Work to complete
Return every line of the entries that includes the word "follows".

(Input)

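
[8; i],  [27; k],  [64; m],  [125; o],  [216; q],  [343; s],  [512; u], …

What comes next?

[729; w]

First slot — perfect cubes: 2³, 3³, 4³, …: 8, 27, 64, 125, 216, 343, 512 → 729.
For the letter, letters move forward 2 places in the alphabet: i, k, m, o, q, s, u → w.
Putting it together: [729; w].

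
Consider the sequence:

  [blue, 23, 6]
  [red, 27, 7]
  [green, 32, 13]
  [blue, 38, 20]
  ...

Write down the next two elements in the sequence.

[red, 45, 33], [green, 53, 53]

Colour: repeats blue → red → green, so blue, red, green, blue → red → green.
Second slot: differences are 4, 5, 6, … (increasing by 1 each time); 23, 27, 32, 38 → 45 → 53.
Third slot: each term is the sum of the two before it; 6, 7, 13, 20 → 33 → 53.
Putting the parts together: [red, 45, 33] and then [green, 53, 53].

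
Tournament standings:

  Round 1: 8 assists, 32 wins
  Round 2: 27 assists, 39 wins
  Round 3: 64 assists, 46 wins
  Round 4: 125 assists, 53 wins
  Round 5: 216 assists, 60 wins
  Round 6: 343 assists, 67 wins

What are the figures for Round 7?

512 assists, 74 wins

Assists: 8, 27, 64, 125, 216, 343 → 512 (perfect cubes: 2³, 3³, 4³, …).
Wins: 32, 39, 46, 53, 60, 67 → 74 (+7 each step).
So the next record is 512 assists, 74 wins.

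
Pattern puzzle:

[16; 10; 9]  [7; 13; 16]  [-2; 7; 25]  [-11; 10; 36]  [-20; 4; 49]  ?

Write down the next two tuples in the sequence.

First slot: −9 each step, so 16, 7, -2, -11, -20 → -29 → -38.
Second slot goes 10, 13, 7, 10, 4 → 7 → 1 (alternating steps +3, −6, +3, −6, …).
Third slot — perfect squares: 3², 4², 5², …: 9, 16, 25, 36, 49 → 64 → 81.
Putting the parts together: [-29; 7; 64] and then [-38; 1; 81].

[-29; 7; 64], [-38; 1; 81]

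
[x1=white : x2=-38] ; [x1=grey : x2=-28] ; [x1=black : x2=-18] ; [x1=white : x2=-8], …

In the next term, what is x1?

grey

X1: repeats white → grey → black; white, grey, black, white → grey.
X2: -38, -28, -18, -8 → 2 (+10 each step).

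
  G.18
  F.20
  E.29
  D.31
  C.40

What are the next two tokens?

B.42, A.51

Letter: letters move back 1 place in the alphabet; G, F, E, D, C → B → A.
Second component: alternating steps +2, +9, +2, +9, …; 18, 20, 29, 31, 40 → 42 → 51.
So the next two tokens are B.42 and A.51.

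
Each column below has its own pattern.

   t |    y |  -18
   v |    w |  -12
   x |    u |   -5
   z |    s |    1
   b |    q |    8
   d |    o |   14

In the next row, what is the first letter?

First letter: t, v, x, z, b, d → f (letters move forward 2 places in the alphabet, wrapping Z→A).

f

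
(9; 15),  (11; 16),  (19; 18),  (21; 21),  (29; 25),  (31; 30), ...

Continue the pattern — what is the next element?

First part — alternating steps +2, +8, +2, +8, …: 9, 11, 19, 21, 29, 31 → 39.
Second part: 15, 16, 18, 21, 25, 30 → 36 (differences are 1, 2, 3, … (increasing by 1 each time)).
Putting it together: (39; 36).

(39; 36)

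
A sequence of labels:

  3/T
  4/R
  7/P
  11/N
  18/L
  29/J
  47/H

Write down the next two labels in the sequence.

First component goes 3, 4, 7, 11, 18, 29, 47 → 76 → 123 (each term is the sum of the two before it).
For the letter, letters move back 2 places in the alphabet: T, R, P, N, L, J, H → F → D.
So the next two labels are 76/F and 123/D.

76/F, 123/D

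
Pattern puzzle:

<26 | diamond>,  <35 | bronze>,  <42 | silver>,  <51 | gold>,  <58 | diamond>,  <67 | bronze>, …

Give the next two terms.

<74 | silver>, <83 | gold>

First value: 26, 35, 42, 51, 58, 67 → 74 → 83 (alternating steps +9, +7, +9, +7, …).
For the rank, repeats diamond → bronze → silver → gold: diamond, bronze, silver, gold, diamond, bronze → silver → gold.
Putting the parts together: <74 | silver> and then <83 | gold>.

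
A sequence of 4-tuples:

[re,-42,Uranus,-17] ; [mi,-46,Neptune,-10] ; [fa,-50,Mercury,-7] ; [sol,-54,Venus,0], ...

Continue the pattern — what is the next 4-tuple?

[la,-58,Earth,3]

Note: runs through the solfège scale do→ti; re, mi, fa, sol → la.
Second value goes -42, -46, -50, -54 → -58 (−4 each step).
For the planet, runs through the planets Mercury→Neptune: Uranus, Neptune, Mercury, Venus → Earth.
Fourth value: alternating steps +7, +3, +7, +3, …; -17, -10, -7, 0 → 3.
So the next 4-tuple is [la,-58,Earth,3].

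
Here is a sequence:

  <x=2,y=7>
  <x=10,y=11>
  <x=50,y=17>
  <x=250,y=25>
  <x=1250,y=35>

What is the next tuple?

X — ×5 each step: 2, 10, 50, 250, 1250 → 6250.
Y — differences are 4, 6, 8, … (increasing by 2 each time): 7, 11, 17, 25, 35 → 47.
Combining the parts gives <x=6250,y=47>.

<x=6250,y=47>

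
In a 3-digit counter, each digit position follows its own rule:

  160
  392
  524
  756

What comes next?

988

First digit — +2 each step, mod 10: 1, 3, 5, 7 → 9.
For the second digit, +3 each step, mod 10: 6, 9, 2, 5 → 8.
Third digit: +2 each step, mod 10, so 0, 2, 4, 6 → 8.
Putting it together: 988.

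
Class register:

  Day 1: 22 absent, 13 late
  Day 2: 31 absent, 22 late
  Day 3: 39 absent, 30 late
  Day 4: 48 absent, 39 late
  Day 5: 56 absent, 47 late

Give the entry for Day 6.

65 absent, 56 late

Absent: alternating steps +9, +8, +9, +8, …, so 22, 31, 39, 48, 56 → 65.
Late: always 9 less than the absent; 13, 22, 30, 39, 47 → 56.
So the next record is 65 absent, 56 late.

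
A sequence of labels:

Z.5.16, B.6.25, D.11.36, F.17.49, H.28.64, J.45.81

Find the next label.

Letter: letters move forward 2 places in the alphabet, wrapping Z→A, so Z, B, D, F, H, J → L.
Second component: each term is the sum of the two before it; 5, 6, 11, 17, 28, 45 → 73.
Third component: perfect squares: 4², 5², 6², …; 16, 25, 36, 49, 64, 81 → 100.
Putting it together: L.73.100.

L.73.100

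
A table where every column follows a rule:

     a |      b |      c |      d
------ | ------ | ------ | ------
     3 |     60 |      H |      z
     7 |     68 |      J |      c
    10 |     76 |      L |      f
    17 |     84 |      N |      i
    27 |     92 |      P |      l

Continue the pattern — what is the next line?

Column a goes 3, 7, 10, 17, 27 → 44 (each term is the sum of the two before it).
Column b: +8 each step, so 60, 68, 76, 84, 92 → 100.
Column c goes H, J, L, N, P → R (letters move forward 2 places in the alphabet).
Column d: z, c, f, i, l → o (letters move forward 3 places in the alphabet, wrapping Z→A).
So the next line is 44  100  R  o.

44  100  R  o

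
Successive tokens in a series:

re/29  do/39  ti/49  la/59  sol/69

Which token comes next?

Note — runs backward through the solfège scale do→ti: re, do, ti, la, sol → fa.
Second component: +10 each step; 29, 39, 49, 59, 69 → 79.
So the next token is fa/79.

fa/79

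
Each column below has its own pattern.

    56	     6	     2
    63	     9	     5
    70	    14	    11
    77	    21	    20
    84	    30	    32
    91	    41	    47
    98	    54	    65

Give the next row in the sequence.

First component goes 56, 63, 70, 77, 84, 91, 98 → 105 (+7 each step).
Second component goes 6, 9, 14, 21, 30, 41, 54 → 69 (differences are 3, 5, 7, … (increasing by 2 each time)).
Third component: differences are 3, 6, 9, … (increasing by 3 each time); 2, 5, 11, 20, 32, 47, 65 → 86.
So the next row is 105  69  86.

105  69  86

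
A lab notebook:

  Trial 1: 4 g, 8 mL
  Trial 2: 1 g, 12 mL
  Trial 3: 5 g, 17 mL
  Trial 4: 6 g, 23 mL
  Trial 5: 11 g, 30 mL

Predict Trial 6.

17 g, 38 mL

G: 4, 1, 5, 6, 11 → 17 (each term is the sum of the two before it).
ML — differences are 4, 5, 6, … (increasing by 1 each time): 8, 12, 17, 23, 30 → 38.
Putting it together: 17 g, 38 mL.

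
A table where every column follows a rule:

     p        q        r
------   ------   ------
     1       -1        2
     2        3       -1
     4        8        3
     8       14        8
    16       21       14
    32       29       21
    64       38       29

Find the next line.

Column p: ×2 each step, so 1, 2, 4, 8, 16, 32, 64 → 128.
Column q: differences are 4, 5, 6, … (increasing by 1 each time), so -1, 3, 8, 14, 21, 29, 38 → 48.
Column r goes 2, -1, 3, 8, 14, 21, 29 → 38 (always the previous value of the column q).
Combining the parts gives 128  48  38.

128  48  38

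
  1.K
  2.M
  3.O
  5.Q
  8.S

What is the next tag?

First component: each term is the sum of the two before it; 1, 2, 3, 5, 8 → 13.
Letter: letters move forward 2 places in the alphabet; K, M, O, Q, S → U.
So the next tag is 13.U.

13.U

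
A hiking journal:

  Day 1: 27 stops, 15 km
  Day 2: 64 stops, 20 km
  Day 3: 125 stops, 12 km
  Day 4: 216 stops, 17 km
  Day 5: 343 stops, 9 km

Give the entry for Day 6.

Stops: perfect cubes: 3³, 4³, 5³, …, so 27, 64, 125, 216, 343 → 512.
Km: alternating steps +5, −8, +5, −8, …, so 15, 20, 12, 17, 9 → 14.
Putting it together: 512 stops, 14 km.

512 stops, 14 km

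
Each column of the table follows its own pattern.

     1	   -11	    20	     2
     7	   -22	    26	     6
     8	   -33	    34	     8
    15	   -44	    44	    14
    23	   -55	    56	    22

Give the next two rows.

38  -66  70  36; 61  -77  86  58

First component — each term is the sum of the two before it: 1, 7, 8, 15, 23 → 38 → 61.
Second component goes -11, -22, -33, -44, -55 → -66 → -77 (−11 each step).
Third component: 20, 26, 34, 44, 56 → 70 → 86 (differences are 6, 8, 10, … (increasing by 2 each time)).
Fourth component: each term is the sum of the two before it; 2, 6, 8, 14, 22 → 36 → 58.
So the next two rows are 38  -66  70  36 and 61  -77  86  58.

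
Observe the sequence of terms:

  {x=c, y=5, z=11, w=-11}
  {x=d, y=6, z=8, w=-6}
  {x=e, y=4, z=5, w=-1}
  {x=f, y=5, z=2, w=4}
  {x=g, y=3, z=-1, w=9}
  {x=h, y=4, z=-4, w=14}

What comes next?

{x=i, y=2, z=-7, w=19}

X goes c, d, e, f, g, h → i (letters move forward 1 place in the alphabet).
Y: alternating steps +1, −2, +1, −2, …; 5, 6, 4, 5, 3, 4 → 2.
For the z, −3 each step: 11, 8, 5, 2, -1, -4 → -7.
For the w, +5 each step: -11, -6, -1, 4, 9, 14 → 19.
Putting it together: {x=i, y=2, z=-7, w=19}.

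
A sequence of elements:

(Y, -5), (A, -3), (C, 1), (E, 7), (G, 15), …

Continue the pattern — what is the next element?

Letter: Y, A, C, E, G → I (letters move forward 2 places in the alphabet, wrapping Z→A).
Second value: differences are 2, 4, 6, … (increasing by 2 each time), so -5, -3, 1, 7, 15 → 25.
Putting it together: (I, 25).

(I, 25)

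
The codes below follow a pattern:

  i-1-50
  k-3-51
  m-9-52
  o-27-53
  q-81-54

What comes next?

Letter goes i, k, m, o, q → s (letters move forward 2 places in the alphabet).
Second component: ×3 each step; 1, 3, 9, 27, 81 → 243.
Third component: +1 each step, so 50, 51, 52, 53, 54 → 55.
Putting it together: s-243-55.

s-243-55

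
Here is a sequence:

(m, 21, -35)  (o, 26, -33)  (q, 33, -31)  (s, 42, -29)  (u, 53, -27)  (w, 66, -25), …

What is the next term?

(y, 81, -23)

For the letter, letters move forward 2 places in the alphabet: m, o, q, s, u, w → y.
For the second part, differences are 5, 7, 9, … (increasing by 2 each time): 21, 26, 33, 42, 53, 66 → 81.
Third part goes -35, -33, -31, -29, -27, -25 → -23 (+2 each step).
So the next term is (y, 81, -23).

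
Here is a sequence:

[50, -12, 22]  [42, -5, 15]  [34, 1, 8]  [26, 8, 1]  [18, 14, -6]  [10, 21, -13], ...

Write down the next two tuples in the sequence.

For the first slot, −8 each step: 50, 42, 34, 26, 18, 10 → 2 → -6.
Second slot — alternating steps +7, +6, +7, +6, …: -12, -5, 1, 8, 14, 21 → 27 → 34.
For the third slot, −7 each step: 22, 15, 8, 1, -6, -13 → -20 → -27.
So the next two tuples are [2, 27, -20] and [-6, 34, -27].

[2, 27, -20], [-6, 34, -27]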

(End Input)

Response area
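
In a 3-digit counter, each digit position follows its own rule:
A table where every column follows a rule:
A table where every column follows a rule:
Each column of the table follows its own pattern.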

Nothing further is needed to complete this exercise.